TASK REQUIREMENTS: Up to and including the line that contains "Answer: $-5439$", repeat each line of the data exactly, starting from the first.

Extracted data entries
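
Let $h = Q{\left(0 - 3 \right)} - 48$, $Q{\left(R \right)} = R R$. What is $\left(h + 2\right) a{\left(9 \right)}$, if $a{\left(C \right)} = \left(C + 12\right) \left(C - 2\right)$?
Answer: $-5439$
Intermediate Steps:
$Q{\left(R \right)} = R^{2}$
$a{\left(C \right)} = \left(-2 + C\right) \left(12 + C\right)$ ($a{\left(C \right)} = \left(12 + C\right) \left(-2 + C\right) = \left(-2 + C\right) \left(12 + C\right)$)
$h = -39$ ($h = \left(0 - 3\right)^{2} - 48 = \left(-3\right)^{2} - 48 = 9 - 48 = -39$)
$\left(h + 2\right) a{\left(9 \right)} = \left(-39 + 2\right) \left(-24 + 9^{2} + 10 \cdot 9\right) = - 37 \left(-24 + 81 + 90\right) = \left(-37\right) 147 = -5439$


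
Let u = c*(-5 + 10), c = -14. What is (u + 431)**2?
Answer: 130321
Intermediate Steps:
u = -70 (u = -14*(-5 + 10) = -14*5 = -70)
(u + 431)**2 = (-70 + 431)**2 = 361**2 = 130321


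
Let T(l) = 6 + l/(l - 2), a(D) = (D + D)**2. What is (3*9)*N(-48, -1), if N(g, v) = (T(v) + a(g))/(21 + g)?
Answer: -27667/3 ≈ -9222.3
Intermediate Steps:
a(D) = 4*D**2 (a(D) = (2*D)**2 = 4*D**2)
T(l) = 6 + l/(-2 + l)
N(g, v) = (4*g**2 + (-12 + 7*v)/(-2 + v))/(21 + g) (N(g, v) = ((-12 + 7*v)/(-2 + v) + 4*g**2)/(21 + g) = (4*g**2 + (-12 + 7*v)/(-2 + v))/(21 + g))
(3*9)*N(-48, -1) = (3*9)*((-12 + 7*(-1) + 4*(-48)**2*(-2 - 1))/((-2 - 1)*(21 - 48))) = 27*((-12 - 7 + 4*2304*(-3))/(-3*(-27))) = 27*(-1/3*(-1/27)*(-12 - 7 - 27648)) = 27*(-1/3*(-1/27)*(-27667)) = 27*(-27667/81) = -27667/3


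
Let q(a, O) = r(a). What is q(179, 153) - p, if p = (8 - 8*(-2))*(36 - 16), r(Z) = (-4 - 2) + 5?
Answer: -481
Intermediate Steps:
r(Z) = -1 (r(Z) = -6 + 5 = -1)
q(a, O) = -1
p = 480 (p = (8 - 1*(-16))*20 = (8 + 16)*20 = 24*20 = 480)
q(179, 153) - p = -1 - 1*480 = -1 - 480 = -481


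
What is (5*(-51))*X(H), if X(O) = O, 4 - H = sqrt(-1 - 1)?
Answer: -1020 + 255*I*sqrt(2) ≈ -1020.0 + 360.62*I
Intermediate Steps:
H = 4 - I*sqrt(2) (H = 4 - sqrt(-1 - 1) = 4 - sqrt(-2) = 4 - I*sqrt(2) ≈ 4.0 - 1.4142*I)
(5*(-51))*X(H) = (5*(-51))*(4 - I*sqrt(2)) = -255*(4 - I*sqrt(2)) = -1020 + 255*I*sqrt(2)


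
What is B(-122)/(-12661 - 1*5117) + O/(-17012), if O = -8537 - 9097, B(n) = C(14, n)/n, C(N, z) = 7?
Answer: 9561695957/9224399748 ≈ 1.0366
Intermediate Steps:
B(n) = 7/n
O = -17634
B(-122)/(-12661 - 1*5117) + O/(-17012) = (7/(-122))/(-12661 - 1*5117) - 17634/(-17012) = (7*(-1/122))/(-12661 - 5117) - 17634*(-1/17012) = -7/122/(-17778) + 8817/8506 = -7/122*(-1/17778) + 8817/8506 = 7/2168916 + 8817/8506 = 9561695957/9224399748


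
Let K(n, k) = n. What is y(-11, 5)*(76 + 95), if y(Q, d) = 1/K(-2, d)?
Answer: -171/2 ≈ -85.500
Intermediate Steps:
y(Q, d) = -1/2 (y(Q, d) = 1/(-2) = -1/2)
y(-11, 5)*(76 + 95) = -(76 + 95)/2 = -1/2*171 = -171/2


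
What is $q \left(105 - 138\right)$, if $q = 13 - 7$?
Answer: $-198$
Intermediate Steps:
$q = 6$ ($q = 13 - 7 = 6$)
$q \left(105 - 138\right) = 6 \left(105 - 138\right) = 6 \left(-33\right) = -198$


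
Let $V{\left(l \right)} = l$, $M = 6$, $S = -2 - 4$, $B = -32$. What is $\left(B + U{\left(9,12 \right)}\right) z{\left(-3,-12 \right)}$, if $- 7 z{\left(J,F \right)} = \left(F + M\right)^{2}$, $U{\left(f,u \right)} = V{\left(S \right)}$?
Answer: $\frac{1368}{7} \approx 195.43$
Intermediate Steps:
$S = -6$ ($S = -2 - 4 = -6$)
$U{\left(f,u \right)} = -6$
$z{\left(J,F \right)} = - \frac{\left(6 + F\right)^{2}}{7}$ ($z{\left(J,F \right)} = - \frac{\left(F + 6\right)^{2}}{7} = - \frac{\left(6 + F\right)^{2}}{7}$)
$\left(B + U{\left(9,12 \right)}\right) z{\left(-3,-12 \right)} = \left(-32 - 6\right) \left(- \frac{\left(6 - 12\right)^{2}}{7}\right) = - 38 \left(- \frac{\left(-6\right)^{2}}{7}\right) = - 38 \left(\left(- \frac{1}{7}\right) 36\right) = \left(-38\right) \left(- \frac{36}{7}\right) = \frac{1368}{7}$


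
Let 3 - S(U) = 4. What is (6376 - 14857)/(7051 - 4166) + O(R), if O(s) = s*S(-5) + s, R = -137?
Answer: -8481/2885 ≈ -2.9397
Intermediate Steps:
S(U) = -1 (S(U) = 3 - 1*4 = 3 - 4 = -1)
O(s) = 0 (O(s) = s*(-1) + s = -s + s = 0)
(6376 - 14857)/(7051 - 4166) + O(R) = (6376 - 14857)/(7051 - 4166) + 0 = -8481/2885 + 0 = -8481/2885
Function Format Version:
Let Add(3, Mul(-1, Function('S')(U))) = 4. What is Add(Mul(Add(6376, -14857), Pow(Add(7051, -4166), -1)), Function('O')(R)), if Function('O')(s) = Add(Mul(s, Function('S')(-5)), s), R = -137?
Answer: Rational(-8481, 2885) ≈ -2.9397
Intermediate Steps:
Function('S')(U) = -1 (Function('S')(U) = Add(3, Mul(-1, 4)) = Add(3, -4) = -1)
Function('O')(s) = 0 (Function('O')(s) = Add(Mul(s, -1), s) = Add(Mul(-1, s), s) = 0)
Add(Mul(Add(6376, -14857), Pow(Add(7051, -4166), -1)), Function('O')(R)) = Add(Mul(Add(6376, -14857), Pow(Add(7051, -4166), -1)), 0) = Add(Mul(-8481, Pow(2885, -1)), 0) = Add(Mul(-8481, Rational(1, 2885)), 0) = Add(Rational(-8481, 2885), 0) = Rational(-8481, 2885)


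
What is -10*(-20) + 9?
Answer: 209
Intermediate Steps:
-10*(-20) + 9 = 200 + 9 = 209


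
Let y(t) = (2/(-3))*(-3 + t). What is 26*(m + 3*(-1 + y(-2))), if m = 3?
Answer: 260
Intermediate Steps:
y(t) = 2 - 2*t/3 (y(t) = (2*(-1/3))*(-3 + t) = -2*(-3 + t)/3 = 2 - 2*t/3)
26*(m + 3*(-1 + y(-2))) = 26*(3 + 3*(-1 + (2 - 2/3*(-2)))) = 26*(3 + 3*(-1 + (2 + 4/3))) = 26*(3 + 3*(-1 + 10/3)) = 26*(3 + 3*(7/3)) = 26*(3 + 7) = 26*10 = 260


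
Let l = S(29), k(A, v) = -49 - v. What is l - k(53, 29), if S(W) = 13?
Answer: 91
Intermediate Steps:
l = 13
l - k(53, 29) = 13 - (-49 - 1*29) = 13 - (-49 - 29) = 13 - 1*(-78) = 13 + 78 = 91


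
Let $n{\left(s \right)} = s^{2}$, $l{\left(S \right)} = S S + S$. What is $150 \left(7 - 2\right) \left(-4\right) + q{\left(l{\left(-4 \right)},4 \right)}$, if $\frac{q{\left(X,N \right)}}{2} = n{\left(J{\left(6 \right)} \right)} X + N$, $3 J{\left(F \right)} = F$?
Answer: $-2896$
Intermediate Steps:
$l{\left(S \right)} = S + S^{2}$ ($l{\left(S \right)} = S^{2} + S = S + S^{2}$)
$J{\left(F \right)} = \frac{F}{3}$
$q{\left(X,N \right)} = 2 N + 8 X$ ($q{\left(X,N \right)} = 2 \left(\left(\frac{1}{3} \cdot 6\right)^{2} X + N\right) = 2 \left(2^{2} X + N\right) = 2 \left(4 X + N\right) = 2 \left(N + 4 X\right) = 2 N + 8 X$)
$150 \left(7 - 2\right) \left(-4\right) + q{\left(l{\left(-4 \right)},4 \right)} = 150 \left(7 - 2\right) \left(-4\right) + \left(2 \cdot 4 + 8 \left(- 4 \left(1 - 4\right)\right)\right) = 150 \cdot 5 \left(-4\right) + \left(8 + 8 \left(\left(-4\right) \left(-3\right)\right)\right) = 150 \left(-20\right) + \left(8 + 8 \cdot 12\right) = -3000 + \left(8 + 96\right) = -3000 + 104 = -2896$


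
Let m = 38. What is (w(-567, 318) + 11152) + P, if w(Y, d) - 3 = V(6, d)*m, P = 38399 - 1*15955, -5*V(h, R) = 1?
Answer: 167957/5 ≈ 33591.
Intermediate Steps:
V(h, R) = -⅕ (V(h, R) = -⅕*1 = -⅕)
P = 22444 (P = 38399 - 15955 = 22444)
w(Y, d) = -23/5 (w(Y, d) = 3 - ⅕*38 = 3 - 38/5 = -23/5)
(w(-567, 318) + 11152) + P = (-23/5 + 11152) + 22444 = 55737/5 + 22444 = 167957/5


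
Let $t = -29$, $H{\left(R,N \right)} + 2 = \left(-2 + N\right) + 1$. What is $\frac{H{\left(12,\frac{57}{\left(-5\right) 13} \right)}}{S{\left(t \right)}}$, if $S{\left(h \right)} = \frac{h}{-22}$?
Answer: $- \frac{5544}{1885} \approx -2.9411$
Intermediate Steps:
$H{\left(R,N \right)} = -3 + N$ ($H{\left(R,N \right)} = -2 + \left(\left(-2 + N\right) + 1\right) = -2 + \left(-1 + N\right) = -3 + N$)
$S{\left(h \right)} = - \frac{h}{22}$ ($S{\left(h \right)} = h \left(- \frac{1}{22}\right) = - \frac{h}{22}$)
$\frac{H{\left(12,\frac{57}{\left(-5\right) 13} \right)}}{S{\left(t \right)}} = \frac{-3 + \frac{57}{\left(-5\right) 13}}{\left(- \frac{1}{22}\right) \left(-29\right)} = \frac{-3 + \frac{57}{-65}}{\frac{29}{22}} = \left(-3 + 57 \left(- \frac{1}{65}\right)\right) \frac{22}{29} = \left(-3 - \frac{57}{65}\right) \frac{22}{29} = \left(- \frac{252}{65}\right) \frac{22}{29} = - \frac{5544}{1885}$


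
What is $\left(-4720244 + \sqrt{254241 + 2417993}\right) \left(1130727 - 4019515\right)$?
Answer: $13635784224272 - 2888788 \sqrt{2672234} \approx 1.3631 \cdot 10^{13}$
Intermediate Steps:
$\left(-4720244 + \sqrt{254241 + 2417993}\right) \left(1130727 - 4019515\right) = \left(-4720244 + \sqrt{2672234}\right) \left(-2888788\right) = 13635784224272 - 2888788 \sqrt{2672234}$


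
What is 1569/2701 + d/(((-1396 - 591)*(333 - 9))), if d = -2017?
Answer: 1015551289/1738871388 ≈ 0.58403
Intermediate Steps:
1569/2701 + d/(((-1396 - 591)*(333 - 9))) = 1569/2701 - 2017*1/((-1396 - 591)*(333 - 9)) = 1569*(1/2701) - 2017/((-1987*324)) = 1569/2701 - 2017/(-643788) = 1569/2701 - 2017*(-1/643788) = 1569/2701 + 2017/643788 = 1015551289/1738871388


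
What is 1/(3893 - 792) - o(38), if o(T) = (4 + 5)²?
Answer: -251180/3101 ≈ -81.000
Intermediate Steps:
o(T) = 81 (o(T) = 9² = 81)
1/(3893 - 792) - o(38) = 1/(3893 - 792) - 1*81 = 1/3101 - 81 = -251180/3101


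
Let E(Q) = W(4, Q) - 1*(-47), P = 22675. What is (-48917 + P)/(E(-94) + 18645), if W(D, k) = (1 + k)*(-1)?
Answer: -26242/18785 ≈ -1.3970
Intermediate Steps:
W(D, k) = -1 - k
E(Q) = 46 - Q (E(Q) = (-1 - Q) - 1*(-47) = (-1 - Q) + 47 = 46 - Q)
(-48917 + P)/(E(-94) + 18645) = (-48917 + 22675)/((46 - 1*(-94)) + 18645) = -26242/((46 + 94) + 18645) = -26242/(140 + 18645) = -26242/18785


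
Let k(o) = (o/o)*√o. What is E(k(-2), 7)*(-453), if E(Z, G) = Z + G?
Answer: -3171 - 453*I*√2 ≈ -3171.0 - 640.64*I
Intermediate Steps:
k(o) = √o (k(o) = 1*√o = √o)
E(Z, G) = G + Z
E(k(-2), 7)*(-453) = (7 + √(-2))*(-453) = (7 + I*√2)*(-453) = -3171 - 453*I*√2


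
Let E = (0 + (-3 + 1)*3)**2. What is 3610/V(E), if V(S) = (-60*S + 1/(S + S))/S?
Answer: -9357120/155519 ≈ -60.167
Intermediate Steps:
E = 36 (E = (0 - 2*3)**2 = (0 - 6)**2 = (-6)**2 = 36)
V(S) = (1/(2*S) - 60*S)/S (V(S) = (-60*S + 1/(2*S))/S = (1/(2*S) - 60*S)/S)
3610/V(E) = 3610/(-60 + (1/2)/36**2) = 3610/(-60 + (1/2)*(1/1296)) = 3610/(-60 + 1/2592) = 3610/(-155519/2592) = 3610*(-2592/155519) = -9357120/155519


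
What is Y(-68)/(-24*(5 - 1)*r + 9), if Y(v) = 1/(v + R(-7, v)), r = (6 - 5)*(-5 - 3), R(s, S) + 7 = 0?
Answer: -1/58275 ≈ -1.7160e-5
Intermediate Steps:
R(s, S) = -7 (R(s, S) = -7 + 0 = -7)
r = -8 (r = 1*(-8) = -8)
Y(v) = 1/(-7 + v) (Y(v) = 1/(v - 7) = 1/(-7 + v))
Y(-68)/(-24*(5 - 1)*r + 9) = 1/((-7 - 68)*(-24*(5 - 1)*(-8) + 9)) = 1/((-75)*(-96*(-8) + 9)) = -1/(75*(-24*(-32) + 9)) = -1/(75*(768 + 9)) = -1/75/777 = -1/75*1/777 = -1/58275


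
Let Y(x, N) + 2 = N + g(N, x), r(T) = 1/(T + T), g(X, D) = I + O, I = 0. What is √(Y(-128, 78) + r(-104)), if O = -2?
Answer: √200083/52 ≈ 8.6021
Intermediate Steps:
g(X, D) = -2 (g(X, D) = 0 - 2 = -2)
r(T) = 1/(2*T)
Y(x, N) = -4 + N (Y(x, N) = -2 + (N - 2) = -2 + (-2 + N) = -4 + N)
√(Y(-128, 78) + r(-104)) = √((-4 + 78) + (½)/(-104)) = √(74 + (½)*(-1/104)) = √(74 - 1/208) = √(15391/208) = √200083/52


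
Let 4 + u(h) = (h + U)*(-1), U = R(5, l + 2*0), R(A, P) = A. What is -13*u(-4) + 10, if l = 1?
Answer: 75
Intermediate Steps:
U = 5
u(h) = -9 - h (u(h) = -4 + (h + 5)*(-1) = -4 + (5 + h)*(-1) = -4 + (-5 - h) = -9 - h)
-13*u(-4) + 10 = -13*(-9 - 1*(-4)) + 10 = -13*(-9 + 4) + 10 = -13*(-5) + 10 = 65 + 10 = 75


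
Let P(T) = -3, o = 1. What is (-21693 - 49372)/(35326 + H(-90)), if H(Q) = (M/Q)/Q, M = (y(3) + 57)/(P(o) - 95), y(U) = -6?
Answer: -18803799000/9347259583 ≈ -2.0117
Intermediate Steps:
M = -51/98 (M = (-6 + 57)/(-3 - 95) = 51/(-98) = 51*(-1/98) = -51/98 ≈ -0.52041)
H(Q) = -51/(98*Q²) (H(Q) = (-51/(98*Q))/Q = -51/(98*Q²))
(-21693 - 49372)/(35326 + H(-90)) = (-21693 - 49372)/(35326 - 51/98/(-90)²) = -71065/(35326 - 51/98*1/8100) = -71065/(35326 - 17/264600) = -71065/9347259583/264600 = -71065*264600/9347259583 = -18803799000/9347259583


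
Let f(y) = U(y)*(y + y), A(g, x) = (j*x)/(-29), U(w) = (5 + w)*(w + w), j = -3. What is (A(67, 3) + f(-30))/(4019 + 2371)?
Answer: -289999/20590 ≈ -14.084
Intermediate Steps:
U(w) = 2*w*(5 + w) (U(w) = (5 + w)*(2*w) = 2*w*(5 + w))
A(g, x) = 3*x/29 (A(g, x) = -3*x/(-29) = -3*x*(-1/29) = 3*x/29)
f(y) = 4*y**2*(5 + y) (f(y) = (2*y*(5 + y))*(y + y) = (2*y*(5 + y))*(2*y) = 4*y**2*(5 + y))
(A(67, 3) + f(-30))/(4019 + 2371) = ((3/29)*3 + 4*(-30)**2*(5 - 30))/(4019 + 2371) = (9/29 + 4*900*(-25))/6390 = (9/29 - 90000)*(1/6390) = -2609991/29*1/6390 = -289999/20590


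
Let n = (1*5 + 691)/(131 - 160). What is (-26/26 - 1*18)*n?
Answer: 456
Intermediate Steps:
n = -24 (n = (5 + 691)/(-29) = 696*(-1/29) = -24)
(-26/26 - 1*18)*n = (-26/26 - 1*18)*(-24) = (-26*1/26 - 18)*(-24) = (-1 - 18)*(-24) = -19*(-24) = 456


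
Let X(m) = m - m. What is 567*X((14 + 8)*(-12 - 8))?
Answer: 0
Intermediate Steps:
X(m) = 0
567*X((14 + 8)*(-12 - 8)) = 567*0 = 0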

REPLY TO THE TASK:
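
Let $h = Q{\left(0 - 3 \right)} - 48$, $Q{\left(R \right)} = R R$. What is $\left(h + 2\right) a{\left(9 \right)}$, if $a{\left(C \right)} = \left(C + 12\right) \left(C - 2\right)$?
Answer: $-5439$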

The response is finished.